- Opening Delimiter -

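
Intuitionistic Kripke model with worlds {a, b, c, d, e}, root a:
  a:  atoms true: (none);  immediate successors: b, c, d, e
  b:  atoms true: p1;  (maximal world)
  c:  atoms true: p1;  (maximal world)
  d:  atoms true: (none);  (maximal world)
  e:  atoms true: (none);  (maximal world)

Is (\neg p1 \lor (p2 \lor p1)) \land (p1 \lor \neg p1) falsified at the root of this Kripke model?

a \nVdash (\neg p1 \lor (p2 \lor p1)) \land (p1 \lor \neg p1) since a fails \neg p1 \lor (p2 \lor p1).
So the root a does not force (\neg p1 \lor (p2 \lor p1)) \land (p1 \lor \neg p1); the model is a countermodel.

Yes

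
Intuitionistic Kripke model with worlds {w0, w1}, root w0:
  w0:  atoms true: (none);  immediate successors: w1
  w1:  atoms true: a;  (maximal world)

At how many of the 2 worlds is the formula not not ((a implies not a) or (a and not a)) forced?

w0: does not force it — w0 does not force not not ((a implies not a) or (a and not a)) since w0 is accessible from w0 and w0 forces not ((a implies not a) or (a and not a)).
w1: does not force it.
Worlds forcing the formula: { }.

0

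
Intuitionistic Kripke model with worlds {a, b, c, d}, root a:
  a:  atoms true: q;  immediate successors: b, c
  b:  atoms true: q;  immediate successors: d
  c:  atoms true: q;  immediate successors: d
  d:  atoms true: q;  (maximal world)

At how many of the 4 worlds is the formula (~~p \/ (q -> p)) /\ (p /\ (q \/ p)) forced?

0

a: does not force it — a ||-/- (~~p \/ (q -> p)) /\ (p /\ (q \/ p)) since a fails ~~p \/ (q -> p).
b: does not force it.
c: does not force it.
d: does not force it.
Worlds forcing the formula: { }.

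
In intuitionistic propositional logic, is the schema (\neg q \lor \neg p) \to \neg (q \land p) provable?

Yes

This is a constructively valid De Morgan direction (disjunction of negations to negated conjunction), which is intuitionistically derivable.
If \neg q holds at a world then no accessible world forces q, hence none forces q \land p; likewise for \neg p.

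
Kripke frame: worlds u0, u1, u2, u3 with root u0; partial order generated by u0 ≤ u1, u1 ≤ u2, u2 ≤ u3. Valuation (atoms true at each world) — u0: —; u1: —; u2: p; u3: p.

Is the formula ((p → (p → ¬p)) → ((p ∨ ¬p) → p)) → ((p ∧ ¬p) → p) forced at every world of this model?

Yes

u0 ⊩ ((p → (p → ¬p)) → ((p ∨ ¬p) → p)) → ((p ∧ ¬p) → p): every world accessible from u0 that forces (p → (p → ¬p)) → ((p ∨ ¬p) → p) (namely u0, u1, u2, u3) also forces (p ∧ ¬p) → p.
Since the root u0 forces ((p → (p → ¬p)) → ((p ∨ ¬p) → p)) → ((p ∧ ¬p) → p) and forcing is persistent (monotone upward), every world forces it.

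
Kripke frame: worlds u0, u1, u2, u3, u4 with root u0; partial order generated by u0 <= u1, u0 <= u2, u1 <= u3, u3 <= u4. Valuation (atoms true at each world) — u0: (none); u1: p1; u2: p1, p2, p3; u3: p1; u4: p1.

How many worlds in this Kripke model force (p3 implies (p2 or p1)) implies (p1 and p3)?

u0: does not force it — u0 does not force (p3 implies (p2 or p1)) implies (p1 and p3): already at u0 itself, u0 forces p3 implies (p2 or p1) but u0 does not force p1 and p3.
u1: does not force it.
u2: forces it.
u3: does not force it.
u4: does not force it.
Worlds forcing the formula: {u2}.

1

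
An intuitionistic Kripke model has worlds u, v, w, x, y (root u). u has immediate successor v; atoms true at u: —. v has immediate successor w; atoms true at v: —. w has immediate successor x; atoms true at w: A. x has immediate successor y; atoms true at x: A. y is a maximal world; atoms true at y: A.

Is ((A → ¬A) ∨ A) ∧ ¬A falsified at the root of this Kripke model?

u ⊮ ((A → ¬A) ∨ A) ∧ ¬A since u fails (A → ¬A) ∨ A.
So the root u does not force ((A → ¬A) ∨ A) ∧ ¬A; the model is a countermodel.

Yes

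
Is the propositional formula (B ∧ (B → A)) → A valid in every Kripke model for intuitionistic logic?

Yes

This is modus ponens in implicational form, which is intuitionistically derivable.
If a world forces B and B → A, then applying the implication at that world (which is accessible from itself) gives A.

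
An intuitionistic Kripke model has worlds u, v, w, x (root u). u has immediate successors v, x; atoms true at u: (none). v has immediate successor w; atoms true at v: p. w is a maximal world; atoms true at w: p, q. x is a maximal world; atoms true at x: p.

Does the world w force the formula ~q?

No

w ||-/- ~q since w is accessible from w and w ||- q.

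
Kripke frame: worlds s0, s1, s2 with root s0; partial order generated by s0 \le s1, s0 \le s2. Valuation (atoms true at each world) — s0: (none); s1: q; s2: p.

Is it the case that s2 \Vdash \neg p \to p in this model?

s2 \Vdash \neg p \to p vacuously: no world accessible from s2 forces the antecedent \neg p.

Yes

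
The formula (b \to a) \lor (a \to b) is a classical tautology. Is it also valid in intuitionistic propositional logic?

No

This is the Gödel–Dummett linearity axiom, which is not intuitionistically valid.
A Kripke countermodel: worlds w0, w1, w2; order generated by w0 \le w1, w0 \le w2; atoms true at each world — w0:{}; w1:{b}; w2:{a}.
w0 \nVdash (b \to a) \lor (a \to b): neither disjunct is forced at w0.
w0 \nVdash b \to a: at the accessible world w1, w1 \Vdash b but w1 \nVdash a.
w1 lacks atom a, so w1 \nVdash a.
So the root w0 does not force the formula.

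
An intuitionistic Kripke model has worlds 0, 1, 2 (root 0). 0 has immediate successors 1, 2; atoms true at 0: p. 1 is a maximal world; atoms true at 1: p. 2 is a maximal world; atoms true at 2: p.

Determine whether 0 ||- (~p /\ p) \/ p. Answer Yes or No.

0 ||- (~p /\ p) \/ p via the disjunct p.

Yes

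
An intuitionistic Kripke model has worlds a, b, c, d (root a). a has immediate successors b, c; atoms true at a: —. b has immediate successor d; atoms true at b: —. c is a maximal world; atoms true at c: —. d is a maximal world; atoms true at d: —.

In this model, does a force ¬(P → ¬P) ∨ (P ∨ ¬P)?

a ⊩ ¬(P → ¬P) ∨ (P ∨ ¬P) via the disjunct P ∨ ¬P.

Yes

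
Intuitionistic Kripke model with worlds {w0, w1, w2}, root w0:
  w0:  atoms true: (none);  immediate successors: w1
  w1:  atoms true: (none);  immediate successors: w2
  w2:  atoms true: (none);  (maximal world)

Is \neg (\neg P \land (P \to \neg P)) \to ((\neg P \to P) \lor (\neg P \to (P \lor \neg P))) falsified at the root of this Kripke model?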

- Closing Delimiter -

ASSIGNMENT: Copy every entry exactly, leaving nothing out.

ANSWER TO THIS EXERCISE:
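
Intuitionistic Kripke model with worlds {a, b, c, d, e}, root a:
  a:  atoms true: (none);  immediate successors: b, c, d, e
  b:  atoms true: p1;  (maximal world)
  c:  atoms true: p1;  (maximal world)
  d:  atoms true: (none);  (maximal world)
  e:  atoms true: (none);  (maximal world)

Is (\neg p1 \lor (p2 \lor p1)) \land (p1 \lor \neg p1) falsified at the root of this Kripke model?

a \nVdash (\neg p1 \lor (p2 \lor p1)) \land (p1 \lor \neg p1) since a fails \neg p1 \lor (p2 \lor p1).
So the root a does not force (\neg p1 \lor (p2 \lor p1)) \land (p1 \lor \neg p1); the model is a countermodel.

Yes

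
Intuitionistic Kripke model with worlds {w0, w1}, root w0:
  w0:  atoms true: (none);  immediate successors: w1
  w1:  atoms true: a;  (maximal world)

At how many of the 2 worlds is the formula not not ((a implies not a) or (a and not a)) forced?

w0: does not force it — w0 does not force not not ((a implies not a) or (a and not a)) since w0 is accessible from w0 and w0 forces not ((a implies not a) or (a and not a)).
w1: does not force it.
Worlds forcing the formula: { }.

0

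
Intuitionistic Kripke model with worlds {a, b, c, d}, root a:
  a:  atoms true: q;  immediate successors: b, c
  b:  atoms true: q;  immediate successors: d
  c:  atoms true: q;  immediate successors: d
  d:  atoms true: q;  (maximal world)

At how many of the 4 worlds is the formula (~~p \/ (q -> p)) /\ (p /\ (q \/ p)) forced?

0

a: does not force it — a ||-/- (~~p \/ (q -> p)) /\ (p /\ (q \/ p)) since a fails ~~p \/ (q -> p).
b: does not force it.
c: does not force it.
d: does not force it.
Worlds forcing the formula: { }.

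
In intuitionistic propositional logic, is the schema (\neg q \lor \neg p) \to \neg (q \land p) provable?

Yes

This is a constructively valid De Morgan direction (disjunction of negations to negated conjunction), which is intuitionistically derivable.
If \neg q holds at a world then no accessible world forces q, hence none forces q \land p; likewise for \neg p.

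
Kripke frame: worlds u0, u1, u2, u3 with root u0; partial order generated by u0 ≤ u1, u1 ≤ u2, u2 ≤ u3. Valuation (atoms true at each world) — u0: —; u1: —; u2: p; u3: p.

Is the formula ((p → (p → ¬p)) → ((p ∨ ¬p) → p)) → ((p ∧ ¬p) → p) forced at every world of this model?

Yes

u0 ⊩ ((p → (p → ¬p)) → ((p ∨ ¬p) → p)) → ((p ∧ ¬p) → p): every world accessible from u0 that forces (p → (p → ¬p)) → ((p ∨ ¬p) → p) (namely u0, u1, u2, u3) also forces (p ∧ ¬p) → p.
Since the root u0 forces ((p → (p → ¬p)) → ((p ∨ ¬p) → p)) → ((p ∧ ¬p) → p) and forcing is persistent (monotone upward), every world forces it.

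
Kripke frame: worlds u0, u1, u2, u3, u4 with root u0; partial order generated by u0 <= u1, u0 <= u2, u1 <= u3, u3 <= u4. Valuation (atoms true at each world) — u0: (none); u1: p1; u2: p1, p2, p3; u3: p1; u4: p1.

How many worlds in this Kripke model force (p3 implies (p2 or p1)) implies (p1 and p3)?

u0: does not force it — u0 does not force (p3 implies (p2 or p1)) implies (p1 and p3): already at u0 itself, u0 forces p3 implies (p2 or p1) but u0 does not force p1 and p3.
u1: does not force it.
u2: forces it.
u3: does not force it.
u4: does not force it.
Worlds forcing the formula: {u2}.

1

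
An intuitionistic Kripke model has worlds u, v, w, x, y (root u). u has immediate successor v; atoms true at u: —. v has immediate successor w; atoms true at v: —. w has immediate successor x; atoms true at w: A. x has immediate successor y; atoms true at x: A. y is a maximal world; atoms true at y: A.

Is ((A → ¬A) ∨ A) ∧ ¬A falsified at the root of this Kripke model?

u ⊮ ((A → ¬A) ∨ A) ∧ ¬A since u fails (A → ¬A) ∨ A.
So the root u does not force ((A → ¬A) ∨ A) ∧ ¬A; the model is a countermodel.

Yes

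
Is the propositional formula (B ∧ (B → A)) → A valid in every Kripke model for intuitionistic logic?

Yes

This is modus ponens in implicational form, which is intuitionistically derivable.
If a world forces B and B → A, then applying the implication at that world (which is accessible from itself) gives A.

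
An intuitionistic Kripke model has worlds u, v, w, x (root u). u has immediate successors v, x; atoms true at u: (none). v has immediate successor w; atoms true at v: p. w is a maximal world; atoms true at w: p, q. x is a maximal world; atoms true at x: p.

Does the world w force the formula ~q?

No

w ||-/- ~q since w is accessible from w and w ||- q.

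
Kripke frame: worlds s0, s1, s2 with root s0; partial order generated by s0 \le s1, s0 \le s2. Valuation (atoms true at each world) — s0: (none); s1: q; s2: p.

Is it the case that s2 \Vdash \neg p \to p in this model?

s2 \Vdash \neg p \to p vacuously: no world accessible from s2 forces the antecedent \neg p.

Yes

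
The formula (b \to a) \lor (a \to b) is a classical tautology. Is it also valid in intuitionistic propositional logic?

No

This is the Gödel–Dummett linearity axiom, which is not intuitionistically valid.
A Kripke countermodel: worlds w0, w1, w2; order generated by w0 \le w1, w0 \le w2; atoms true at each world — w0:{}; w1:{b}; w2:{a}.
w0 \nVdash (b \to a) \lor (a \to b): neither disjunct is forced at w0.
w0 \nVdash b \to a: at the accessible world w1, w1 \Vdash b but w1 \nVdash a.
w1 lacks atom a, so w1 \nVdash a.
So the root w0 does not force the formula.

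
An intuitionistic Kripke model has worlds 0, 1, 2 (root 0). 0 has immediate successors 1, 2; atoms true at 0: p. 1 is a maximal world; atoms true at 1: p. 2 is a maximal world; atoms true at 2: p.

Determine whether 0 ||- (~p /\ p) \/ p. Answer Yes or No.

0 ||- (~p /\ p) \/ p via the disjunct p.

Yes

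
An intuitionistic Kripke model has worlds a, b, c, d (root a). a has immediate successors b, c; atoms true at a: —. b has immediate successor d; atoms true at b: —. c is a maximal world; atoms true at c: —. d is a maximal world; atoms true at d: —.

In this model, does a force ¬(P → ¬P) ∨ (P ∨ ¬P)?

a ⊩ ¬(P → ¬P) ∨ (P ∨ ¬P) via the disjunct P ∨ ¬P.

Yes

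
Intuitionistic Kripke model with worlds {w0, w1, w2}, root w0:
  w0:  atoms true: (none);  immediate successors: w1
  w1:  atoms true: (none);  immediate successors: w2
  w2:  atoms true: (none);  (maximal world)

Is \neg (\neg P \land (P \to \neg P)) \to ((\neg P \to P) \lor (\neg P \to (P \lor \neg P))) falsified at the root of this Kripke model?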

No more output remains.